Your job with the data below is to output exactly the lines from the one holding "2: SUBEQ r4, r1, #0x3a" down to the one holding "6: ADDVC r1, r5, #0x2b", both included, and no others.

[Stored entries]
☆ ☆ ☆ ☆ ☆

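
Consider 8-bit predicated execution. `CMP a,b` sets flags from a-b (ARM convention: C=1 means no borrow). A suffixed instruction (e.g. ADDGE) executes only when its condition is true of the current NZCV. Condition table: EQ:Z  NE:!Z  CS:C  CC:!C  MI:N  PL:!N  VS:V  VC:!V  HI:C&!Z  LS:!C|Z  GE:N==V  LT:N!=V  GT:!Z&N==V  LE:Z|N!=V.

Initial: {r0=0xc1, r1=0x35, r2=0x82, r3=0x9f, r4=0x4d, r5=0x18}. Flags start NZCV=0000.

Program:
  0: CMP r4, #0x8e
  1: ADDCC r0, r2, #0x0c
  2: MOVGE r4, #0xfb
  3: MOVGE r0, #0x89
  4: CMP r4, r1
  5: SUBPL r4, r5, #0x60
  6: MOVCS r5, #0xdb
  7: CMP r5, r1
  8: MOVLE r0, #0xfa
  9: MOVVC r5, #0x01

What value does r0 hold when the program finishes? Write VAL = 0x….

VAL = 0xfa

[0] flags=1001 → (cmp)
[1] flags=1001 CC?T → r0=0x8e
[2] flags=1001 GE?T → r4=0xfb
[3] flags=1001 GE?T → r0=0x89
[4] flags=1010 → (cmp)
[5] flags=1010 PL?F → skip
[6] flags=1010 CS?T → r5=0xdb
[7] flags=1010 → (cmp)
[8] flags=1010 LE?T → r0=0xfa
[9] flags=1010 VC?T → r5=0x01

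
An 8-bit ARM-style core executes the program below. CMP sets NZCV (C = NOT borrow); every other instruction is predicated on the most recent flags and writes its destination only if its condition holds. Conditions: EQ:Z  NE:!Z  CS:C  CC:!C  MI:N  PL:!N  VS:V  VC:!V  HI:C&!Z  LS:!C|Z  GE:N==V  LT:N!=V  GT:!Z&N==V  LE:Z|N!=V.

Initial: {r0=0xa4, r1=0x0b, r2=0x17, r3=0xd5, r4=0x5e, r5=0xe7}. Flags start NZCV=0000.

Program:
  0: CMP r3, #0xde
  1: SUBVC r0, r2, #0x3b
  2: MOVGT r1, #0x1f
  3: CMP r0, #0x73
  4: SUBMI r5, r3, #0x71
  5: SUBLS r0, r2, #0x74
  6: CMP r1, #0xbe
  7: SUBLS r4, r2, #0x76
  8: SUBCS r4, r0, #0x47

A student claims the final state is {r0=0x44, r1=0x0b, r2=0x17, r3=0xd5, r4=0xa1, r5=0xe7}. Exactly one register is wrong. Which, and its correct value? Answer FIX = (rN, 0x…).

[0] flags=1000 → (cmp)
[1] flags=1000 VC?T → r0=0xdc
[2] flags=1000 GT?F → skip
[3] flags=0011 → (cmp)
[4] flags=0011 MI?F → skip
[5] flags=0011 LS?F → skip
[6] flags=0000 → (cmp)
[7] flags=0000 LS?T → r4=0xa1
[8] flags=0000 CS?F → skip

FIX = (r0, 0xdc)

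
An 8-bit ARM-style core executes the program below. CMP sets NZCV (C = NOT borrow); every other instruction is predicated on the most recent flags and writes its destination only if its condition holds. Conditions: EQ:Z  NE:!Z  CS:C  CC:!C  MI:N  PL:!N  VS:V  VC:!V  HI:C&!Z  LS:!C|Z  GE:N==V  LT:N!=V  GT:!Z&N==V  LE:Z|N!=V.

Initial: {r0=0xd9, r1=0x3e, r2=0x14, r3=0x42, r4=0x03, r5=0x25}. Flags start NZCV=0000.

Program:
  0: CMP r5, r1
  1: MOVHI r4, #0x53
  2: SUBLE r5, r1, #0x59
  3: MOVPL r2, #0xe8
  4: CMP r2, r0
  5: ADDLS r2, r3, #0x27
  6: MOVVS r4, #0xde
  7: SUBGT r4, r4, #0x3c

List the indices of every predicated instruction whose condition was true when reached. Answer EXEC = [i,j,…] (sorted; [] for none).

0: ✓ CMP  NZCV=1000
1: · MOVHI
2: ✓ SUBLE  r5←0xe5
3: · MOVPL
4: ✓ CMP  NZCV=0000
5: ✓ ADDLS  r2←0x69
6: · MOVVS
7: ✓ SUBGT  r4←0xc7

EXEC = [2,5,7]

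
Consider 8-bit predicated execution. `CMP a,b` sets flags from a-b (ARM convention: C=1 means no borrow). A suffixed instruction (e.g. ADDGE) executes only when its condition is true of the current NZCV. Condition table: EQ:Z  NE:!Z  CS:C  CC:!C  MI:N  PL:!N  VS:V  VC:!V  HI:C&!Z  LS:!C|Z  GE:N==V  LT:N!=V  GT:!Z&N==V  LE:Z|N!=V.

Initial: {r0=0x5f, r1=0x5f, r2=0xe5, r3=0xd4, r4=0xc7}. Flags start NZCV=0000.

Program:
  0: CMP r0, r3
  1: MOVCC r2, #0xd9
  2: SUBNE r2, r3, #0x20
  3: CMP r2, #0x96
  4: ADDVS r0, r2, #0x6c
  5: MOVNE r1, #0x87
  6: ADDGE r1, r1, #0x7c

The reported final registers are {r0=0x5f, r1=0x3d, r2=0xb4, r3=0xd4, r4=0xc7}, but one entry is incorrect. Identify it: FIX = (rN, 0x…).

0: ✓ CMP  NZCV=1001
1: ✓ MOVCC  r2←0xd9
2: ✓ SUBNE  r2←0xb4
3: ✓ CMP  NZCV=0010
4: · ADDVS
5: ✓ MOVNE  r1←0x87
6: ✓ ADDGE  r1←0x03

FIX = (r1, 0x03)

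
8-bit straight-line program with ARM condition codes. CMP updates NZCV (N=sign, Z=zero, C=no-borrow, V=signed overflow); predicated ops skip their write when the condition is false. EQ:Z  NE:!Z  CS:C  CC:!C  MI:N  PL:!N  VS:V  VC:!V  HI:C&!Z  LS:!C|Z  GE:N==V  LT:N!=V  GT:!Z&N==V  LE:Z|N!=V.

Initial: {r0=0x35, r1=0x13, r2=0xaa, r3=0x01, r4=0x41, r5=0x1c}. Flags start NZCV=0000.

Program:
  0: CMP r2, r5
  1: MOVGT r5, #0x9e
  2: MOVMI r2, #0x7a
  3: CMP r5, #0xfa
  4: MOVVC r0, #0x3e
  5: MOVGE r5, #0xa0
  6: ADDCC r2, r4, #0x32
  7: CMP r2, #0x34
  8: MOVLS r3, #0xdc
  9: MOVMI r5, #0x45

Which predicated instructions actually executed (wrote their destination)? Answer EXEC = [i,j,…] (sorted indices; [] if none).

0: ✓ CMP  NZCV=1010
1: · MOVGT
2: ✓ MOVMI  r2←0x7a
3: ✓ CMP  NZCV=0000
4: ✓ MOVVC  r0←0x3e
5: ✓ MOVGE  r5←0xa0
6: ✓ ADDCC  r2←0x73
7: ✓ CMP  NZCV=0010
8: · MOVLS
9: · MOVMI

EXEC = [2,4,5,6]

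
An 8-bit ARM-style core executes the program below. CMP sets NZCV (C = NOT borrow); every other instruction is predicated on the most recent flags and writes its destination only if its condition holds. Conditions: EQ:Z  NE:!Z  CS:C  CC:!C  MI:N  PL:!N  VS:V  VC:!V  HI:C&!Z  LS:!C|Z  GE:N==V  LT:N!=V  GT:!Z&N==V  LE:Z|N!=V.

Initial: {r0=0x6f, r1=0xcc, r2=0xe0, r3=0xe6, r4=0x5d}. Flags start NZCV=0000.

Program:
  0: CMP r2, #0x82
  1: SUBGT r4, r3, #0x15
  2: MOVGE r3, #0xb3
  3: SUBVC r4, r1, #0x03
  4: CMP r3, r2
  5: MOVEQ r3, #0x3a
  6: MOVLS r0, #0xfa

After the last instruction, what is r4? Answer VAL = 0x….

VAL = 0xc9

0: ✓ CMP  NZCV=0010
1: ✓ SUBGT  r4←0xd1
2: ✓ MOVGE  r3←0xb3
3: ✓ SUBVC  r4←0xc9
4: ✓ CMP  NZCV=1000
5: · MOVEQ
6: ✓ MOVLS  r0←0xfa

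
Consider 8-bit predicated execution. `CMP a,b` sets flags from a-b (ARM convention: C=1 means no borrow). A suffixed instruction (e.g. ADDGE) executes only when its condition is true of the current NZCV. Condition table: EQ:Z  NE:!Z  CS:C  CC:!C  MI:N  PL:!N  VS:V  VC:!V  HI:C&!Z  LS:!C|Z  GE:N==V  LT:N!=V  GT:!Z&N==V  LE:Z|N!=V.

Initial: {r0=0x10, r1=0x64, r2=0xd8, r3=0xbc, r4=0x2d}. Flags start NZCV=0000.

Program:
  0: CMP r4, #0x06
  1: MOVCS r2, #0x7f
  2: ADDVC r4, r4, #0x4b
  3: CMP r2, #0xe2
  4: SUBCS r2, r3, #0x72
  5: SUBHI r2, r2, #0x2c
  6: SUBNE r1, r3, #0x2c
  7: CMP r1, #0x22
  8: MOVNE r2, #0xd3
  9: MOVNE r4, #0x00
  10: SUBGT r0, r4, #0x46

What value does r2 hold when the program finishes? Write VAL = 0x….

[0] flags=0010 → (cmp)
[1] flags=0010 CS?T → r2=0x7f
[2] flags=0010 VC?T → r4=0x78
[3] flags=1001 → (cmp)
[4] flags=1001 CS?F → skip
[5] flags=1001 HI?F → skip
[6] flags=1001 NE?T → r1=0x90
[7] flags=0011 → (cmp)
[8] flags=0011 NE?T → r2=0xd3
[9] flags=0011 NE?T → r4=0x00
[10] flags=0011 GT?F → skip

VAL = 0xd3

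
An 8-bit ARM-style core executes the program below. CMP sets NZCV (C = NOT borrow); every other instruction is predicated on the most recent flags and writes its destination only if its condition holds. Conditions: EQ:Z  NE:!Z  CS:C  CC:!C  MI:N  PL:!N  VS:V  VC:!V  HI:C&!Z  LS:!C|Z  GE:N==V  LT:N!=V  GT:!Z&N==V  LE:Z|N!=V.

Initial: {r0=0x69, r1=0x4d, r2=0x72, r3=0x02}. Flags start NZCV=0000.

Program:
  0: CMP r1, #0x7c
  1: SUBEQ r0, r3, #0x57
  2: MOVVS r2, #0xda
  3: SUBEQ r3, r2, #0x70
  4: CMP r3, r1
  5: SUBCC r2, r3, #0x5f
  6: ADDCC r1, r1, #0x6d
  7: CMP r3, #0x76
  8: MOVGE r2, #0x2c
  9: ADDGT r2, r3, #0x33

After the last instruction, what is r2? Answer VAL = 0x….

0: ✓ CMP  NZCV=1000
1: · SUBEQ
2: · MOVVS
3: · SUBEQ
4: ✓ CMP  NZCV=1000
5: ✓ SUBCC  r2←0xa3
6: ✓ ADDCC  r1←0xba
7: ✓ CMP  NZCV=1000
8: · MOVGE
9: · ADDGT

VAL = 0xa3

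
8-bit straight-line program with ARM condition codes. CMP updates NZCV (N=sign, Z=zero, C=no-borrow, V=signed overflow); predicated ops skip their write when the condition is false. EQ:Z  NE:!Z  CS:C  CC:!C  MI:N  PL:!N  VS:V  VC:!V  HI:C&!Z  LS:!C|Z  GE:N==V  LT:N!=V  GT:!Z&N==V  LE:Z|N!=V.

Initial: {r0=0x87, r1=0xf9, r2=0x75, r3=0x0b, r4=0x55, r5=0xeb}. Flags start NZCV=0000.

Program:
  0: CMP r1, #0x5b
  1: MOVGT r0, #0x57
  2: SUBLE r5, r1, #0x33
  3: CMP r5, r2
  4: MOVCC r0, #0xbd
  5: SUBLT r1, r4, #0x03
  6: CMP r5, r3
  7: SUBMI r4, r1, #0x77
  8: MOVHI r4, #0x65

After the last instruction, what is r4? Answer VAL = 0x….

VAL = 0x65

0: ✓ CMP  NZCV=1010
1: · MOVGT
2: ✓ SUBLE  r5←0xc6
3: ✓ CMP  NZCV=0011
4: · MOVCC
5: ✓ SUBLT  r1←0x52
6: ✓ CMP  NZCV=1010
7: ✓ SUBMI  r4←0xdb
8: ✓ MOVHI  r4←0x65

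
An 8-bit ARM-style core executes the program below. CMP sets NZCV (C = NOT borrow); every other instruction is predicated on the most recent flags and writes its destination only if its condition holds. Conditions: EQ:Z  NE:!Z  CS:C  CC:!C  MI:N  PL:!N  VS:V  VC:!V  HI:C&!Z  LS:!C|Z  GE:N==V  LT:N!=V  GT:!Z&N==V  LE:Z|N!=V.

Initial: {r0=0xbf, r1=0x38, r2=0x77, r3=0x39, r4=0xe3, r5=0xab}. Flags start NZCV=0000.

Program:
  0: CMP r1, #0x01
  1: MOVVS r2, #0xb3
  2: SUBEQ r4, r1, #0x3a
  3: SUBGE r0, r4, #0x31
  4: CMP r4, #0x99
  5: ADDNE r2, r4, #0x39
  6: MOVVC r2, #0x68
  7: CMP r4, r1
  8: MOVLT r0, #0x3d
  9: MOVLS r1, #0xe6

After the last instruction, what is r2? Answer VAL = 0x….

0: ✓ CMP  NZCV=0010
1: · MOVVS
2: · SUBEQ
3: ✓ SUBGE  r0←0xb2
4: ✓ CMP  NZCV=0010
5: ✓ ADDNE  r2←0x1c
6: ✓ MOVVC  r2←0x68
7: ✓ CMP  NZCV=1010
8: ✓ MOVLT  r0←0x3d
9: · MOVLS

VAL = 0x68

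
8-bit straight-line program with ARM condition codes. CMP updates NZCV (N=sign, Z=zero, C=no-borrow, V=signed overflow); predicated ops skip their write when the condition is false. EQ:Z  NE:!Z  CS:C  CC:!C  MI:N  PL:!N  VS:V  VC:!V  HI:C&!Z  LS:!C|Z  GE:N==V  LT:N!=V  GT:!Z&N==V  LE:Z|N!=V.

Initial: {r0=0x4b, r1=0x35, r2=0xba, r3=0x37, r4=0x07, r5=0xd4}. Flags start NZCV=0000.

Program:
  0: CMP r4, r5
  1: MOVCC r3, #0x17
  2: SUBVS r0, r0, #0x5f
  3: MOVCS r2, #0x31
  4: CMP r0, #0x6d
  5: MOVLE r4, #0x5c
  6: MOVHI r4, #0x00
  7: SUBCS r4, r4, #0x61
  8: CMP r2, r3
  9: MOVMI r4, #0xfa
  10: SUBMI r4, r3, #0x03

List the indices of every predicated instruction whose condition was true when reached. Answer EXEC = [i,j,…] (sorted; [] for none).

EXEC = [1,5,9,10]

0: ✓ CMP  NZCV=0000
1: ✓ MOVCC  r3←0x17
2: · SUBVS
3: · MOVCS
4: ✓ CMP  NZCV=1000
5: ✓ MOVLE  r4←0x5c
6: · MOVHI
7: · SUBCS
8: ✓ CMP  NZCV=1010
9: ✓ MOVMI  r4←0xfa
10: ✓ SUBMI  r4←0x14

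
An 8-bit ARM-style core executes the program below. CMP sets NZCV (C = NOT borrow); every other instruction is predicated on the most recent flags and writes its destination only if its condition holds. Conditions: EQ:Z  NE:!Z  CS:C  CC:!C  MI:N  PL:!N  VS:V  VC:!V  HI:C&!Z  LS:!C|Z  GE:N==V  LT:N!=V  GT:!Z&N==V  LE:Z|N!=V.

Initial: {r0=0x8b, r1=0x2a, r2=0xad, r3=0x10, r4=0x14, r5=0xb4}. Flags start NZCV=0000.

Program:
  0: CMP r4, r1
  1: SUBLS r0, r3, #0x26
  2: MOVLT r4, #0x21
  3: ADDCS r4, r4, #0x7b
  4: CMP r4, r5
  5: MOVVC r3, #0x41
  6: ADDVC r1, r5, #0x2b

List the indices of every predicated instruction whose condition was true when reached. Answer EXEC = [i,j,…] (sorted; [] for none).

EXEC = [1,2,5,6]

0: ✓ CMP  NZCV=1000
1: ✓ SUBLS  r0←0xea
2: ✓ MOVLT  r4←0x21
3: · ADDCS
4: ✓ CMP  NZCV=0000
5: ✓ MOVVC  r3←0x41
6: ✓ ADDVC  r1←0xdf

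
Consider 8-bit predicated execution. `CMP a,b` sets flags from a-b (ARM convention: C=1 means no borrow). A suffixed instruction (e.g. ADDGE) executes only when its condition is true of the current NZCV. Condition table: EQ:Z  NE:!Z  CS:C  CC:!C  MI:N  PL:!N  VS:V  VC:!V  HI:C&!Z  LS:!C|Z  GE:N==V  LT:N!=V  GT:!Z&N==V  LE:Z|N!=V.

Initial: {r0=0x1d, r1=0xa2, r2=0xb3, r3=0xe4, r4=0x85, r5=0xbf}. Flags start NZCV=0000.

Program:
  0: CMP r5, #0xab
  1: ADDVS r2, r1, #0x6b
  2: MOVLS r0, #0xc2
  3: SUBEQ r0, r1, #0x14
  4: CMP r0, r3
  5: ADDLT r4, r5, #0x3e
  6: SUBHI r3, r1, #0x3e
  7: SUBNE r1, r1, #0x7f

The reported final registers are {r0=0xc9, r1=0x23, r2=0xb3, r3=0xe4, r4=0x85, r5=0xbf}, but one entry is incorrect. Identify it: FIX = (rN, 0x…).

[0] flags=0010 → (cmp)
[1] flags=0010 VS?F → skip
[2] flags=0010 LS?F → skip
[3] flags=0010 EQ?F → skip
[4] flags=0000 → (cmp)
[5] flags=0000 LT?F → skip
[6] flags=0000 HI?F → skip
[7] flags=0000 NE?T → r1=0x23

FIX = (r0, 0x1d)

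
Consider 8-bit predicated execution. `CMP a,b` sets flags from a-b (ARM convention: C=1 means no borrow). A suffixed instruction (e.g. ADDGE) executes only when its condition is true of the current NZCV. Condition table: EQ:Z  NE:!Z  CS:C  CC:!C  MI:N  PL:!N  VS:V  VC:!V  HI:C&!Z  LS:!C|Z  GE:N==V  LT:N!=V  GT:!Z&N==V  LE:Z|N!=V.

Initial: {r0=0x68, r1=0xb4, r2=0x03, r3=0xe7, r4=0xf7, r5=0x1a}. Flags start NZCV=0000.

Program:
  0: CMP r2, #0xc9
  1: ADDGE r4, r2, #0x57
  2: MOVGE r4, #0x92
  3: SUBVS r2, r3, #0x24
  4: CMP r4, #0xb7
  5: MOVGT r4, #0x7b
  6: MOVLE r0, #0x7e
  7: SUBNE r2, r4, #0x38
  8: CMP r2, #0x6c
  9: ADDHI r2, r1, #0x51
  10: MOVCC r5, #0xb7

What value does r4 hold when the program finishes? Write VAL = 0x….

VAL = 0x92

0: ✓ CMP  NZCV=0000
1: ✓ ADDGE  r4←0x5a
2: ✓ MOVGE  r4←0x92
3: · SUBVS
4: ✓ CMP  NZCV=1000
5: · MOVGT
6: ✓ MOVLE  r0←0x7e
7: ✓ SUBNE  r2←0x5a
8: ✓ CMP  NZCV=1000
9: · ADDHI
10: ✓ MOVCC  r5←0xb7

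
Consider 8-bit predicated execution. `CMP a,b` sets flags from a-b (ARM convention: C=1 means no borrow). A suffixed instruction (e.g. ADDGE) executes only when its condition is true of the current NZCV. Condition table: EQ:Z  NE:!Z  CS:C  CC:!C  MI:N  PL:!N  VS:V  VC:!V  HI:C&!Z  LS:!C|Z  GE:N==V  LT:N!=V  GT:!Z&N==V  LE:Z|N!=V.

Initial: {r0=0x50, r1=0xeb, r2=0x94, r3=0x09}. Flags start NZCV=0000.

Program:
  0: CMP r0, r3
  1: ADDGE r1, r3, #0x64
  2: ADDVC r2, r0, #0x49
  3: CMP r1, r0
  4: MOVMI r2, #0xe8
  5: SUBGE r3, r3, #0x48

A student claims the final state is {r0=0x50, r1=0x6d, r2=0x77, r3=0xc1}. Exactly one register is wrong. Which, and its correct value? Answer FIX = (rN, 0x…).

0: ✓ CMP  NZCV=0010
1: ✓ ADDGE  r1←0x6d
2: ✓ ADDVC  r2←0x99
3: ✓ CMP  NZCV=0010
4: · MOVMI
5: ✓ SUBGE  r3←0xc1

FIX = (r2, 0x99)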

☆ ☆ ☆ ☆ ☆

◆ **Solution to the exercise**:
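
  2: SUBEQ r4, r1, #0x3a
  3: SUBGE r0, r4, #0x31
  4: CMP r4, #0x99
  5: ADDNE r2, r4, #0x39
  6: MOVVC r2, #0x68
  7: CMP r4, r1
  8: MOVLT r0, #0x3d
  9: MOVLS r1, #0xe6

After the last instruction, what is r2? Answer VAL = 0x….

0: ✓ CMP  NZCV=0010
1: · MOVVS
2: · SUBEQ
3: ✓ SUBGE  r0←0xb2
4: ✓ CMP  NZCV=0010
5: ✓ ADDNE  r2←0x1c
6: ✓ MOVVC  r2←0x68
7: ✓ CMP  NZCV=1010
8: ✓ MOVLT  r0←0x3d
9: · MOVLS

VAL = 0x68

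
8-bit straight-line program with ARM condition codes. CMP updates NZCV (N=sign, Z=zero, C=no-borrow, V=signed overflow); predicated ops skip their write when the condition is false. EQ:Z  NE:!Z  CS:C  CC:!C  MI:N  PL:!N  VS:V  VC:!V  HI:C&!Z  LS:!C|Z  GE:N==V  LT:N!=V  GT:!Z&N==V  LE:Z|N!=V.

Initial: {r0=0x4b, r1=0x35, r2=0xba, r3=0x37, r4=0x07, r5=0xd4}. Flags start NZCV=0000.

Program:
  0: CMP r4, r5
  1: MOVCC r3, #0x17
  2: SUBVS r0, r0, #0x5f
  3: MOVCS r2, #0x31
  4: CMP r0, #0x6d
  5: MOVLE r4, #0x5c
  6: MOVHI r4, #0x00
  7: SUBCS r4, r4, #0x61
  8: CMP r2, r3
  9: MOVMI r4, #0xfa
  10: SUBMI r4, r3, #0x03

List the indices of every predicated instruction whose condition was true when reached. Answer EXEC = [i,j,…] (sorted; [] for none).

EXEC = [1,5,9,10]

0: ✓ CMP  NZCV=0000
1: ✓ MOVCC  r3←0x17
2: · SUBVS
3: · MOVCS
4: ✓ CMP  NZCV=1000
5: ✓ MOVLE  r4←0x5c
6: · MOVHI
7: · SUBCS
8: ✓ CMP  NZCV=1010
9: ✓ MOVMI  r4←0xfa
10: ✓ SUBMI  r4←0x14

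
An 8-bit ARM-style core executes the program below. CMP sets NZCV (C = NOT borrow); every other instruction is predicated on the most recent flags and writes its destination only if its condition holds. Conditions: EQ:Z  NE:!Z  CS:C  CC:!C  MI:N  PL:!N  VS:V  VC:!V  HI:C&!Z  LS:!C|Z  GE:N==V  LT:N!=V  GT:!Z&N==V  LE:Z|N!=V.

Initial: {r0=0x8b, r1=0x2a, r2=0xad, r3=0x10, r4=0x14, r5=0xb4}. Flags start NZCV=0000.

Program:
  0: CMP r4, r1
  1: SUBLS r0, r3, #0x26
  2: MOVLT r4, #0x21
  3: ADDCS r4, r4, #0x7b
  4: CMP r4, r5
  5: MOVVC r3, #0x41
  6: ADDVC r1, r5, #0x2b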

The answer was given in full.